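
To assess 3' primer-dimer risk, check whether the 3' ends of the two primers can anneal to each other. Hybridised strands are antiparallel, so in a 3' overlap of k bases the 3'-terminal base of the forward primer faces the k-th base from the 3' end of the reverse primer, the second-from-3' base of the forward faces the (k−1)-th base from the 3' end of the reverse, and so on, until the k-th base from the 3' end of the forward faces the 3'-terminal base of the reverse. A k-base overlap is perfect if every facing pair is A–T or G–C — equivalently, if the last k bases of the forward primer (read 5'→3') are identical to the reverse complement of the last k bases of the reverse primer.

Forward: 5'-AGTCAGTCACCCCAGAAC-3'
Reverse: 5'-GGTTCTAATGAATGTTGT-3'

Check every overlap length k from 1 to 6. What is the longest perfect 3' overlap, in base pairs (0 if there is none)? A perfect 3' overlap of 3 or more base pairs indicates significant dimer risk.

Last 6 bases (5'→3') — forward …CAGAAC, reverse …TGTTGT.
Reverse complement of the reverse primer's last 6 bases: ACAACA; its first k bases are the reverse complement of the reverse primer's last k bases, so a perfect k-base overlap needs the forward primer's last k bases to equal them.
Comparing (forward last k vs required): k=1: C vs A ✗; k=2: AC vs AC ✓; k=3: AAC vs ACA ✗; k=4: GAAC vs ACAA ✗; k=5: AGAAC vs ACAAC ✗; k=6: CAGAAC vs ACAACA ✗.
Only k = 2 is perfect, so the longest perfect 3' overlap is 2.

Longest perfect overlap: 2 complementary base pairs; below the dimer-risk threshold (threshold 3).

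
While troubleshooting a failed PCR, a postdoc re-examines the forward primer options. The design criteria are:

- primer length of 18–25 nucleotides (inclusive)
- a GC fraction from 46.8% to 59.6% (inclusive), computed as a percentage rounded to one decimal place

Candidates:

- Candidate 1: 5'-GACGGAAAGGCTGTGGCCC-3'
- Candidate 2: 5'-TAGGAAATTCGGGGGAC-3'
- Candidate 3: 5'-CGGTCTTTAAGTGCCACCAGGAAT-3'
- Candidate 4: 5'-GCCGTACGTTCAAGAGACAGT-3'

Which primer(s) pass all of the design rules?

Candidate 1 (19 nt, A=4 T=2 G=8 C=5): length 19 ✓; GC 13/19 = 68.4%, outside 46.8–59.6% ✗ — fails.
Candidate 2 (17 nt, A=5 T=3 G=7 C=2): length 17, outside 18–25 ✗; GC 9/17 = 52.9% ✓ — fails.
Candidate 3 (24 nt, A=6 T=6 G=6 C=6): length 24 ✓; GC 12/24 = 50.0% ✓ — passes.
Candidate 4 (21 nt, A=6 T=4 G=6 C=5): length 21 ✓; GC 11/21 = 52.4% ✓ — passes.

Candidate 3 and Candidate 4.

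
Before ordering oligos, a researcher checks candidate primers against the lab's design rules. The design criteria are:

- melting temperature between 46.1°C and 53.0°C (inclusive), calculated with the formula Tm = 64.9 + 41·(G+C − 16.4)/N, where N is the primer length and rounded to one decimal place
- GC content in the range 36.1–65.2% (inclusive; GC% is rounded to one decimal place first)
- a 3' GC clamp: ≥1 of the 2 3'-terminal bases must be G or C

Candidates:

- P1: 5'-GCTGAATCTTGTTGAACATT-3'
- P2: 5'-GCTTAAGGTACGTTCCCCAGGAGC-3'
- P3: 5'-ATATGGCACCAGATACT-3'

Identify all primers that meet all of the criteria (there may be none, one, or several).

None of the candidates satisfy all criteria.

P1 (20 nt, A=5 T=8 G=4 C=3): Tm = 64.9 + 41·(7 − 16.4)/20 = 45.6°C, outside 46.1–53.0°C ✗; GC 7/20 = 35.0%, outside 36.1–65.2% ✗; 3' end TT has 0 G/C, need ≥1 ✗ — fails.
P2 (24 nt, A=5 T=5 G=7 C=7): Tm = 64.9 + 41·(14 − 16.4)/24 = 60.8°C, outside 46.1–53.0°C ✗; GC 14/24 = 58.3% ✓; 3' end GC has 2 G/C ✓ — fails.
P3 (17 nt, A=6 T=4 G=3 C=4): Tm = 64.9 + 41·(7 − 16.4)/17 = 42.2°C, outside 46.1–53.0°C ✗; GC 7/17 = 41.2% ✓; 3' end CT has 1 G/C ✓ — fails.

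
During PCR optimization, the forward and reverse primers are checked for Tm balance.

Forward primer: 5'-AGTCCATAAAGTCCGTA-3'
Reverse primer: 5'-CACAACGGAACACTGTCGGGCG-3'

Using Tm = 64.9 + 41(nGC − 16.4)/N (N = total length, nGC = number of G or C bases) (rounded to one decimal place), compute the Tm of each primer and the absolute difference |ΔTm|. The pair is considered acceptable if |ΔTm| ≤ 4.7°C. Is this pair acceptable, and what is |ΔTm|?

Forward: G+C = 7, N = 17 → Tm = 64.9 + 41·(7 − 16.4)/17 = 42.2°C.
Reverse: G+C = 14, N = 22 → Tm = 64.9 + 41·(14 − 16.4)/22 = 60.4°C.
|ΔTm| = |42.2 − 60.4| = 18.2°C, > 4.7°C.

|ΔTm| = 18.2°C; the pair is not acceptable.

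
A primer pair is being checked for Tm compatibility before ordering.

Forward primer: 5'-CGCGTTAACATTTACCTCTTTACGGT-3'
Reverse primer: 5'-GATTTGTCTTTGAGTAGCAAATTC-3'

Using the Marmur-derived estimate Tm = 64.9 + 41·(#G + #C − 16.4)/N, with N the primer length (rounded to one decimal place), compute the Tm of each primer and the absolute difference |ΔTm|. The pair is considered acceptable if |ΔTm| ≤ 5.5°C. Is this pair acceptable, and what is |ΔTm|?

|ΔTm| = 5.8°C; the pair is not acceptable.

Forward: G+C = 11, N = 26 → Tm = 64.9 + 41·(11 − 16.4)/26 = 56.4°C.
Reverse: G+C = 8, N = 24 → Tm = 64.9 + 41·(8 − 16.4)/24 = 50.6°C.
|ΔTm| = |56.4 − 50.6| = 5.8°C, > 5.5°C.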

### What this task involves
Where a line contains the word "terminal", copy that line from the listing above.

### Written response
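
To assess 3' primer-dimer risk, check whether the 3' ends of the two primers can anneal to each other. Hybridised strands are antiparallel, so in a 3' overlap of k bases the 3'-terminal base of the forward primer faces the k-th base from the 3' end of the reverse primer, the second-from-3' base of the forward faces the (k−1)-th base from the 3' end of the reverse, and so on, until the k-th base from the 3' end of the forward faces the 3'-terminal base of the reverse. A k-base overlap is perfect if every facing pair is A–T or G–C — equivalently, if the last k bases of the forward primer (read 5'→3') are identical to the reverse complement of the last k bases of the reverse primer.
- a 3' GC clamp: ≥1 of the 2 3'-terminal bases must be G or C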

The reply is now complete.